(Provided entries)
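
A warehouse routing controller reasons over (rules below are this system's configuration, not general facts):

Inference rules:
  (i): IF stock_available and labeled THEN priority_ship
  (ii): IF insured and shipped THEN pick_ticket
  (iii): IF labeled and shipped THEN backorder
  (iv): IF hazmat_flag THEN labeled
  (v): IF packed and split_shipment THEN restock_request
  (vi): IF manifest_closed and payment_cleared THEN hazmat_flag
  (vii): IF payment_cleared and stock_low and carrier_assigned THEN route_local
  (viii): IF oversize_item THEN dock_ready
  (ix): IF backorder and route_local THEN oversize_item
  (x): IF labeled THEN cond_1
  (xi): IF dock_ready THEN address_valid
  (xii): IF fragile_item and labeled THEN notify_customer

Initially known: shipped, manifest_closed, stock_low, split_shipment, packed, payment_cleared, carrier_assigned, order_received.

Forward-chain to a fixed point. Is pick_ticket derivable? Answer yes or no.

Round 1 — (v), (vi), (vii), derive restock_request, hazmat_flag, route_local.
Round 2 — (iv), derive labeled.
Round 3 — (iii), (x), derive backorder, cond_1.
Round 4 — (ix), derive oversize_item.
Round 5 — (viii), derive dock_ready.
Round 6 — (xi), derive address_valid.
Fixed point reached. pick_ticket is concluded only by (ii); (ii) needs insured (never derived).

no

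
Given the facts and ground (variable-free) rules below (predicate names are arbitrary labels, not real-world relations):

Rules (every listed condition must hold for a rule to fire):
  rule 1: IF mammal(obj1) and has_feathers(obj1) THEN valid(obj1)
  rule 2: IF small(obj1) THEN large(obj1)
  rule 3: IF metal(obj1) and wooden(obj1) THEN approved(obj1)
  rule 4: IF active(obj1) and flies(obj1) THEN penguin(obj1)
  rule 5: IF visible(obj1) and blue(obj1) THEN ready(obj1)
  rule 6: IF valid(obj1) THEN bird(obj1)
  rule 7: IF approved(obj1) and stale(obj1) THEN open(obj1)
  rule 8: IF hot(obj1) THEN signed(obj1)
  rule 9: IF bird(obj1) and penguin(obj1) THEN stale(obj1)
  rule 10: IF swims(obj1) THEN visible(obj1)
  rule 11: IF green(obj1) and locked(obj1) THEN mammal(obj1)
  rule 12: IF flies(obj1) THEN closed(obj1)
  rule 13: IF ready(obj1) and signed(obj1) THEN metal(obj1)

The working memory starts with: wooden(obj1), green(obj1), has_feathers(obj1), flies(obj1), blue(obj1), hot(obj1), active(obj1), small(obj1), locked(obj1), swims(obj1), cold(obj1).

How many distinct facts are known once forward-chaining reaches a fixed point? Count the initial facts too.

24

[1] rule 2 [IF small(obj1) THEN large(obj1)]; rule 4 [IF active(obj1) and flies(obj1) THEN penguin(obj1)]; rule 8 [IF hot(obj1) THEN signed(obj1)]; rule 10 [IF swims(obj1) THEN visible(obj1)]; rule 11 [IF green(obj1) and locked(obj1) THEN mammal(obj1)]; rule 12 [IF flies(obj1) THEN closed(obj1)]. ⇒ new: large(obj1), penguin(obj1), signed(obj1), visible(obj1), mammal(obj1), closed(obj1).
[2] rule 1 [IF mammal(obj1) and has_feathers(obj1) THEN valid(obj1)]; rule 5 [IF visible(obj1) and blue(obj1) THEN ready(obj1)]. ⇒ new: valid(obj1), ready(obj1).
[3] rule 6 [IF valid(obj1) THEN bird(obj1)]; rule 13 [IF ready(obj1) and signed(obj1) THEN metal(obj1)]. ⇒ new: bird(obj1), metal(obj1).
[4] rule 3 [IF metal(obj1) and wooden(obj1) THEN approved(obj1)]; rule 9 [IF bird(obj1) and penguin(obj1) THEN stale(obj1)]. ⇒ new: approved(obj1), stale(obj1).
[5] rule 7 [IF approved(obj1) and stale(obj1) THEN open(obj1)]. ⇒ new: open(obj1).
Closure: {active(obj1), approved(obj1), bird(obj1), blue(obj1), closed(obj1), cold(obj1), flies(obj1), green(obj1), has_feathers(obj1), hot(obj1), large(obj1), locked(obj1), mammal(obj1), metal(obj1), open(obj1), penguin(obj1), ready(obj1), signed(obj1), small(obj1), stale(obj1), swims(obj1), valid(obj1), visible(obj1), wooden(obj1)} — 24 facts.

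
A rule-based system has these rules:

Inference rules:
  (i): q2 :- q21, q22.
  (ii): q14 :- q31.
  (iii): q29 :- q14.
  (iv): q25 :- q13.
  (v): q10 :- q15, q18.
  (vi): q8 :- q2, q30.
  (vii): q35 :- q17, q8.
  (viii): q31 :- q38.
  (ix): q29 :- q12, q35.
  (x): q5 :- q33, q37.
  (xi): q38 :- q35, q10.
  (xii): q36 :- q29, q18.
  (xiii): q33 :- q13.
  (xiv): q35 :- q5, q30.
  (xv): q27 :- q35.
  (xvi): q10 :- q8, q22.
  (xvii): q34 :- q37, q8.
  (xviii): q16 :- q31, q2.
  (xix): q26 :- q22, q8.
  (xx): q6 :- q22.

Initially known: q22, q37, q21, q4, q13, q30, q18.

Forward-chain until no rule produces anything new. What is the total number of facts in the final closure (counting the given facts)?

24

[1] (i) [q2 :- q21, q22.]; (iv) [q25 :- q13.]; (xiii) [q33 :- q13.]; (xx) [q6 :- q22.]. ⇒ new: q2, q25, q33, q6.
[2] (vi) [q8 :- q2, q30.]; (x) [q5 :- q33, q37.]. ⇒ new: q8, q5.
[3] (xiv) [q35 :- q5, q30.]; (xvi) [q10 :- q8, q22.]; (xvii) [q34 :- q37, q8.]; (xix) [q26 :- q22, q8.]. ⇒ new: q35, q10, q34, q26.
[4] (xi) [q38 :- q35, q10.]; (xv) [q27 :- q35.]. ⇒ new: q38, q27.
[5] (viii) [q31 :- q38.]. ⇒ new: q31.
[6] (ii) [q14 :- q31.]; (xviii) [q16 :- q31, q2.]. ⇒ new: q14, q16.
[7] (iii) [q29 :- q14.]. ⇒ new: q29.
[8] (xii) [q36 :- q29, q18.]. ⇒ new: q36.
Closure: {q10, q13, q14, q16, q18, q2, q21, q22, q25, q26, q27, q29, q30, q31, q33, q34, q35, q36, q37, q38, q4, q5, q6, q8} — 24 facts.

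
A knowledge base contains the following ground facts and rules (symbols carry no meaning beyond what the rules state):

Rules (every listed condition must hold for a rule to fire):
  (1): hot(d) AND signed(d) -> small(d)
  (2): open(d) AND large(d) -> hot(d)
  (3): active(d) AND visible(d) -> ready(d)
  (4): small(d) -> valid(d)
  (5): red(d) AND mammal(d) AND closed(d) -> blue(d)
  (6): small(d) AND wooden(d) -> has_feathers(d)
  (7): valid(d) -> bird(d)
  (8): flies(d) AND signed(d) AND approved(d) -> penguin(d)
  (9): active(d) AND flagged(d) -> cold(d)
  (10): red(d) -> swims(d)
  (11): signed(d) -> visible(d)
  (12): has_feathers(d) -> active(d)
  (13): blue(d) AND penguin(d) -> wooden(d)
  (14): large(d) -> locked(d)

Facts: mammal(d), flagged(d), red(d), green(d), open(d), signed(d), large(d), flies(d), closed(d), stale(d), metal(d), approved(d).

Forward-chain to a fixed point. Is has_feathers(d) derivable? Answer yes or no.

Round 1 fires (2), (5), (8), (10), (11), (14), giving hot(d), blue(d), penguin(d), swims(d), visible(d), locked(d).
Round 2 fires (1), (13), giving small(d), wooden(d).
Round 3 fires (4), (6), giving valid(d), has_feathers(d).
Round 4 fires (7), (12), giving bird(d), active(d).
Round 5 fires (3), (9), giving ready(d), cold(d).
has_feathers(d) appears in round 3, so it is derivable.

yes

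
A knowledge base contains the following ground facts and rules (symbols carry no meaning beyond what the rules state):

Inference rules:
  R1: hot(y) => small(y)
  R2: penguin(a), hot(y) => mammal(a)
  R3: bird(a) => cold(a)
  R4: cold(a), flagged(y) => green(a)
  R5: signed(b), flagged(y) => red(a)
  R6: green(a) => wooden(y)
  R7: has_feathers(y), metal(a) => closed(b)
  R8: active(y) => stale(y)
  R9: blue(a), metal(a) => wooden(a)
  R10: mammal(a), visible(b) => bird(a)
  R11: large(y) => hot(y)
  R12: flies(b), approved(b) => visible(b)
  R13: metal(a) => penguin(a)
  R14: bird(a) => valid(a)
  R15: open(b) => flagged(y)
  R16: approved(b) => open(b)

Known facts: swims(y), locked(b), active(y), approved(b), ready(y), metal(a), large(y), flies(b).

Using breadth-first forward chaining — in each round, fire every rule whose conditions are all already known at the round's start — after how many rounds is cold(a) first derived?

4

Round 1 — R8, R11, R12, R13, R16, derive stale(y), hot(y), visible(b), penguin(a), open(b).
Round 2 — R1, R2, R15, derive small(y), mammal(a), flagged(y).
Round 3 — R10, derive bird(a).
Round 4 — R3, R14, derive cold(a), valid(a).
cold(a) first appears in round 4.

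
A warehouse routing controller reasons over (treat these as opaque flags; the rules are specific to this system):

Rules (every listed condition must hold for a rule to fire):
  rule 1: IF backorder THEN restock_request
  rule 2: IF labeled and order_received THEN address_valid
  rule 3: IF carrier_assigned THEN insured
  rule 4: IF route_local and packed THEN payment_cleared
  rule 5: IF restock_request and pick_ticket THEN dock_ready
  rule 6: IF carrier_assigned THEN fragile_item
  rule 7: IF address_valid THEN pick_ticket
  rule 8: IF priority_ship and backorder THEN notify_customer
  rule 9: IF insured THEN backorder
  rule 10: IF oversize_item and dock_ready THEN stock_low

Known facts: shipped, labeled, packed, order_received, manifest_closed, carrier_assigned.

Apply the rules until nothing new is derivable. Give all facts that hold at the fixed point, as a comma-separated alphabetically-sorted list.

address_valid, backorder, carrier_assigned, dock_ready, fragile_item, insured, labeled, manifest_closed, order_received, packed, pick_ticket, restock_request, shipped

Round 1: rule 2 [IF labeled and order_received THEN address_valid]; rule 3 [IF carrier_assigned THEN insured]; rule 6 [IF carrier_assigned THEN fragile_item]. Adds address_valid, insured, fragile_item.
Round 2: rule 7 [IF address_valid THEN pick_ticket]; rule 9 [IF insured THEN backorder]. Adds pick_ticket, backorder.
Round 3: rule 1 [IF backorder THEN restock_request]. Adds restock_request.
Round 4: rule 5 [IF restock_request and pick_ticket THEN dock_ready]. Adds dock_ready.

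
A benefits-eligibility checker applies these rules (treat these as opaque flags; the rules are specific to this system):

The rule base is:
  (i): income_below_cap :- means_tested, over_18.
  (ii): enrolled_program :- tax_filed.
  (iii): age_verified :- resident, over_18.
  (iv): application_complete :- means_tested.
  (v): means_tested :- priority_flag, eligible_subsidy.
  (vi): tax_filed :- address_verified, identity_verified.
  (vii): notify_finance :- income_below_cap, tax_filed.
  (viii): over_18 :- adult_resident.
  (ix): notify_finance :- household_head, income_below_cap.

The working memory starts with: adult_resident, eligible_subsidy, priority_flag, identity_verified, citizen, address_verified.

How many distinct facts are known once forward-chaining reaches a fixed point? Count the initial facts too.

Round 1 — (v), (vi), (viii), derive means_tested, tax_filed, over_18.
Round 2 — (i), (ii), (iv), derive income_below_cap, enrolled_program, application_complete.
Round 3 — (vii), derive notify_finance.
Closure: {address_verified, adult_resident, application_complete, citizen, eligible_subsidy, enrolled_program, identity_verified, income_below_cap, means_tested, notify_finance, over_18, priority_flag, tax_filed} — 13 facts.

13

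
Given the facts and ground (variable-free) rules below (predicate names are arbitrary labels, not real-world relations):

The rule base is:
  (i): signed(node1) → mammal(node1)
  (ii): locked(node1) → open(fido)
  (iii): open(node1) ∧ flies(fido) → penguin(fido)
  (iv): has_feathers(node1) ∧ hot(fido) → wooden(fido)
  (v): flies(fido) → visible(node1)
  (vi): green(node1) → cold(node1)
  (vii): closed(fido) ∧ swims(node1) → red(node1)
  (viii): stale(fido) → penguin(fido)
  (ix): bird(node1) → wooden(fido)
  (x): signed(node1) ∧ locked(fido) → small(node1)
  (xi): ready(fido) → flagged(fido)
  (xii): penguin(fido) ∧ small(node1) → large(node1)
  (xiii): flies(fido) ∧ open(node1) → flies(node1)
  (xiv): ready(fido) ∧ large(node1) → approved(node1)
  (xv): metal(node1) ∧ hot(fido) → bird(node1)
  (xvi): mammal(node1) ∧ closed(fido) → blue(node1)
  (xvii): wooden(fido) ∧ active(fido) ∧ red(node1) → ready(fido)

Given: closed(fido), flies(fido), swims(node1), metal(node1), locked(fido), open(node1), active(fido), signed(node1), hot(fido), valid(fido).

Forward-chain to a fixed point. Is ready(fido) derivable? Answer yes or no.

yes

[1] (i) [signed(node1) → mammal(node1)]; (iii) [open(node1) ∧ flies(fido) → penguin(fido)]; (v) [flies(fido) → visible(node1)]; (vii) [closed(fido) ∧ swims(node1) → red(node1)]; (x) [signed(node1) ∧ locked(fido) → small(node1)]; (xiii) [flies(fido) ∧ open(node1) → flies(node1)]; (xv) [metal(node1) ∧ hot(fido) → bird(node1)]. ⇒ new: mammal(node1), penguin(fido), visible(node1), red(node1), small(node1), flies(node1), bird(node1).
[2] (ix) [bird(node1) → wooden(fido)]; (xii) [penguin(fido) ∧ small(node1) → large(node1)]; (xvi) [mammal(node1) ∧ closed(fido) → blue(node1)]. ⇒ new: wooden(fido), large(node1), blue(node1).
[3] (xvii) [wooden(fido) ∧ active(fido) ∧ red(node1) → ready(fido)]. ⇒ new: ready(fido).
[4] (xi) [ready(fido) → flagged(fido)]; (xiv) [ready(fido) ∧ large(node1) → approved(node1)]. ⇒ new: flagged(fido), approved(node1).
ready(fido) appears in round 3, so it is derivable.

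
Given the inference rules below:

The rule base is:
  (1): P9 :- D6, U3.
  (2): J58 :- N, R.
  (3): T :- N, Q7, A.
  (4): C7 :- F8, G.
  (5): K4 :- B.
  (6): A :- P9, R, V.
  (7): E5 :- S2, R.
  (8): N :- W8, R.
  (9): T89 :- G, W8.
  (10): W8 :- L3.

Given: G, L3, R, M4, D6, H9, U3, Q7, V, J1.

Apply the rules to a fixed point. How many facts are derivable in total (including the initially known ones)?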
(End Provided entries)
▶ _Your instructions_
Among the lines above, repeat exactly those from the line with "(vii): q35 :- q17, q8." to the line with "(2): open(d) AND large(d) -> hot(d)", counting both ends.

▶ _Answer to the exercise_
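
  (vii): q35 :- q17, q8.
  (viii): q31 :- q38.
  (ix): q29 :- q12, q35.
  (x): q5 :- q33, q37.
  (xi): q38 :- q35, q10.
  (xii): q36 :- q29, q18.
  (xiii): q33 :- q13.
  (xiv): q35 :- q5, q30.
  (xv): q27 :- q35.
  (xvi): q10 :- q8, q22.
  (xvii): q34 :- q37, q8.
  (xviii): q16 :- q31, q2.
  (xix): q26 :- q22, q8.
  (xx): q6 :- q22.

Initially known: q22, q37, q21, q4, q13, q30, q18.

Forward-chain until no rule produces anything new. What is the total number of facts in the final closure (counting the given facts)?

24

[1] (i) [q2 :- q21, q22.]; (iv) [q25 :- q13.]; (xiii) [q33 :- q13.]; (xx) [q6 :- q22.]. ⇒ new: q2, q25, q33, q6.
[2] (vi) [q8 :- q2, q30.]; (x) [q5 :- q33, q37.]. ⇒ new: q8, q5.
[3] (xiv) [q35 :- q5, q30.]; (xvi) [q10 :- q8, q22.]; (xvii) [q34 :- q37, q8.]; (xix) [q26 :- q22, q8.]. ⇒ new: q35, q10, q34, q26.
[4] (xi) [q38 :- q35, q10.]; (xv) [q27 :- q35.]. ⇒ new: q38, q27.
[5] (viii) [q31 :- q38.]. ⇒ new: q31.
[6] (ii) [q14 :- q31.]; (xviii) [q16 :- q31, q2.]. ⇒ new: q14, q16.
[7] (iii) [q29 :- q14.]. ⇒ new: q29.
[8] (xii) [q36 :- q29, q18.]. ⇒ new: q36.
Closure: {q10, q13, q14, q16, q18, q2, q21, q22, q25, q26, q27, q29, q30, q31, q33, q34, q35, q36, q37, q38, q4, q5, q6, q8} — 24 facts.

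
A knowledge base contains the following ground facts and rules (symbols carry no meaning beyond what the rules state):

Rules (every listed condition must hold for a rule to fire):
  (1): hot(d) AND signed(d) -> small(d)
  (2): open(d) AND large(d) -> hot(d)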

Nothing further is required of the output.